Saved entries
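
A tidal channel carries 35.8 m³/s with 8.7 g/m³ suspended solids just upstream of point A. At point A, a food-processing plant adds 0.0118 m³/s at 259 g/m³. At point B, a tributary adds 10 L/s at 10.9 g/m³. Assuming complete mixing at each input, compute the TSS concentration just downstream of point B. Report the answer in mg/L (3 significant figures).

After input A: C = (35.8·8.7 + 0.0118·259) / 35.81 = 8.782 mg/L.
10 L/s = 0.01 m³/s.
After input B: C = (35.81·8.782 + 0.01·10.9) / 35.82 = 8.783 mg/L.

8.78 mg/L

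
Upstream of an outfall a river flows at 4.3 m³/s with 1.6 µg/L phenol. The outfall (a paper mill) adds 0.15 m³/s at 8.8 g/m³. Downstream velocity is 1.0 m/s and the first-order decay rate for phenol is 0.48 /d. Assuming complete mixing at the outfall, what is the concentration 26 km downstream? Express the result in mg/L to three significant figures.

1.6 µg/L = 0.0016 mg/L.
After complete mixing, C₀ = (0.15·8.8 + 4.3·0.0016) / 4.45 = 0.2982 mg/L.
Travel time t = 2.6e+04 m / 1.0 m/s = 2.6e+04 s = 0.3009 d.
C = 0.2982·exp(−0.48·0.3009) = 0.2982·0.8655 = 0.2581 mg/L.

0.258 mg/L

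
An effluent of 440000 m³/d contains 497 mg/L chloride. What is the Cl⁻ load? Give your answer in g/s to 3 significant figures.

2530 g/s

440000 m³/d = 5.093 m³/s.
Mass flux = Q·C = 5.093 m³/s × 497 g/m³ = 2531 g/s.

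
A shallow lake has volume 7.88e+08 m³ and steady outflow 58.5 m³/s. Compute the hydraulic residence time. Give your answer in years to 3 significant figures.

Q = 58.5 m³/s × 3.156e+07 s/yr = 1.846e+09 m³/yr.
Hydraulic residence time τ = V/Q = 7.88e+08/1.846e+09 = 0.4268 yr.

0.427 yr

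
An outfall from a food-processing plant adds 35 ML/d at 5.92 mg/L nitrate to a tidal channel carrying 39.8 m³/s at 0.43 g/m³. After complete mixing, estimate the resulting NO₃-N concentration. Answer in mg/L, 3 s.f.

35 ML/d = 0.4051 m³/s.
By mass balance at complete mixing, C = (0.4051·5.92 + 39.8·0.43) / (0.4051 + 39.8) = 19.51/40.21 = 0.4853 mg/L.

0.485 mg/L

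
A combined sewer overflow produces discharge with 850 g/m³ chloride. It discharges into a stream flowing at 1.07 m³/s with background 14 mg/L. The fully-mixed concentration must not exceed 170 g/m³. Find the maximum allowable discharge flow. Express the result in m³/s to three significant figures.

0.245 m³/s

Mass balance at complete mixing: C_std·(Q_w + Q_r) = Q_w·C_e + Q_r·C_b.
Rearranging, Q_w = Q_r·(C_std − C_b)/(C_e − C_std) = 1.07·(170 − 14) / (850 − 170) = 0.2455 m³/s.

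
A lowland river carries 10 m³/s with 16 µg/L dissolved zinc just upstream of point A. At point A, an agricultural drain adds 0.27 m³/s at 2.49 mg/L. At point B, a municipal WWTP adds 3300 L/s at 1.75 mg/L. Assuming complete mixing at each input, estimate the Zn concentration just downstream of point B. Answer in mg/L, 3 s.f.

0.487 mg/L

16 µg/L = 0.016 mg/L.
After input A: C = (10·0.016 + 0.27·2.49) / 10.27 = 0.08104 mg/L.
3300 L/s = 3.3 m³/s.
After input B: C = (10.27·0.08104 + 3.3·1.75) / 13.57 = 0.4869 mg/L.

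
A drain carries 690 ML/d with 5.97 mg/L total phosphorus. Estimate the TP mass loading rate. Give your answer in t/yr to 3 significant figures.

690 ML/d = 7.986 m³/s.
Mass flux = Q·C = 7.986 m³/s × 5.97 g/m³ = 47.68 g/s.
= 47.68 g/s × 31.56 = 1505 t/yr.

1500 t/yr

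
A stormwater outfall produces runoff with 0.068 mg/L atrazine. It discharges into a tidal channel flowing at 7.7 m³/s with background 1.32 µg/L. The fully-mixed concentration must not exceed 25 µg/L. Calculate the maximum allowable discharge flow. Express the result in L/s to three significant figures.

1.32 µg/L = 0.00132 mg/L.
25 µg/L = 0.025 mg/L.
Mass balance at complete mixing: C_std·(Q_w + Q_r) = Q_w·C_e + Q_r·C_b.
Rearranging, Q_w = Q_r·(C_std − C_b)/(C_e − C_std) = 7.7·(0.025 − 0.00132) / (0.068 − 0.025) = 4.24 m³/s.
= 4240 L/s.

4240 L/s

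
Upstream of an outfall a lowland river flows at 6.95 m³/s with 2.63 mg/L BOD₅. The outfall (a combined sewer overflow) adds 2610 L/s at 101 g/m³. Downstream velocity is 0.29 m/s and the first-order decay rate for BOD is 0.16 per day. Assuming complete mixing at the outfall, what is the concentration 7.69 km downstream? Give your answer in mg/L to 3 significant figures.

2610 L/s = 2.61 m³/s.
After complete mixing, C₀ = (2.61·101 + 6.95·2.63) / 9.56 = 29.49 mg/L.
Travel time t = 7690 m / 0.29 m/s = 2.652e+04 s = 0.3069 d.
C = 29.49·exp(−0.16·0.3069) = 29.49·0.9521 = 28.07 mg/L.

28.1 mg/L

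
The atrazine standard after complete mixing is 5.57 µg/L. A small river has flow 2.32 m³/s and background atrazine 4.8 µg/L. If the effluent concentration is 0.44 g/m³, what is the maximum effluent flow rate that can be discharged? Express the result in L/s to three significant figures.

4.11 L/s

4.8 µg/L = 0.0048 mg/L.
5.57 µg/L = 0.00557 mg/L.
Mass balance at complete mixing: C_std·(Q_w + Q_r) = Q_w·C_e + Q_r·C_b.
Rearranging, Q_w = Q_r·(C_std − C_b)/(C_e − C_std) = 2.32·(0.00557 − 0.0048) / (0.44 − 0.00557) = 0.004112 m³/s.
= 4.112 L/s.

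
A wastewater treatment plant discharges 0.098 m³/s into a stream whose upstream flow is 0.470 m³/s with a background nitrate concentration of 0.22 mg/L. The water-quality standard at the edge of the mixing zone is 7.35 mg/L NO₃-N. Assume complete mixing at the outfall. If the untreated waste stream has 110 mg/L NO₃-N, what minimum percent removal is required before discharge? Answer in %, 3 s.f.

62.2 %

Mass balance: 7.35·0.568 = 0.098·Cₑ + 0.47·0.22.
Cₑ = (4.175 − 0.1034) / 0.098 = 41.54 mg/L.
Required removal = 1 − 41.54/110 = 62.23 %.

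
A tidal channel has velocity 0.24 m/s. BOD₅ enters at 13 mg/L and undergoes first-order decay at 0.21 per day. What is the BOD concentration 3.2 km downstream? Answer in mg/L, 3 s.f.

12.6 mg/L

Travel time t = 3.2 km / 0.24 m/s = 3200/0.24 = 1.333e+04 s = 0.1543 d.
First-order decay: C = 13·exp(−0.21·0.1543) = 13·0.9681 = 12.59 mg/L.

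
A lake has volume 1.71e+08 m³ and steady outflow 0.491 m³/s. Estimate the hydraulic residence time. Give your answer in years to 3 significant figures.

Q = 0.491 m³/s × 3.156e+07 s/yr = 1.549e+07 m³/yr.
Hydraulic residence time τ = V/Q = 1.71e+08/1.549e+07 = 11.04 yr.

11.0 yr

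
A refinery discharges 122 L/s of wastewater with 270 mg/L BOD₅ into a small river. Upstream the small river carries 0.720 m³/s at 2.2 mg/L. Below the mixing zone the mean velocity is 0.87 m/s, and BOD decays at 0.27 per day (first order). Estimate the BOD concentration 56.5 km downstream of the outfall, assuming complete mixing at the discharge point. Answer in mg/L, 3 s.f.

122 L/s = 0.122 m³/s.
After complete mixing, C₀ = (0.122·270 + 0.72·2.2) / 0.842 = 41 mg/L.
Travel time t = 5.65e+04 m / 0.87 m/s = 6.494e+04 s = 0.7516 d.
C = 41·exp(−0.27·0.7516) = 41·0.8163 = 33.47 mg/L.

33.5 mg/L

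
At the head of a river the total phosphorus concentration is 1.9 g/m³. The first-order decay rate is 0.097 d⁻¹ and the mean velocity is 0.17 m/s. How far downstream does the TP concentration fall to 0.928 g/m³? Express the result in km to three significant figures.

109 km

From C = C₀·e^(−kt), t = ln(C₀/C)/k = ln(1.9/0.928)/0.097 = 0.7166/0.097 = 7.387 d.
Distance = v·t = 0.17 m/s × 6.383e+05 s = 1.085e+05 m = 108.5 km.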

What is being asked
Starting at the line that holds "At the head", retype each line exactly through the end of the entries, both ends included.

Written response
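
At the head of a river the total phosphorus concentration is 1.9 g/m³. The first-order decay rate is 0.097 d⁻¹ and the mean velocity is 0.17 m/s. How far downstream does the TP concentration fall to 0.928 g/m³? Express the result in km to three significant figures.

109 km

From C = C₀·e^(−kt), t = ln(C₀/C)/k = ln(1.9/0.928)/0.097 = 0.7166/0.097 = 7.387 d.
Distance = v·t = 0.17 m/s × 6.383e+05 s = 1.085e+05 m = 108.5 km.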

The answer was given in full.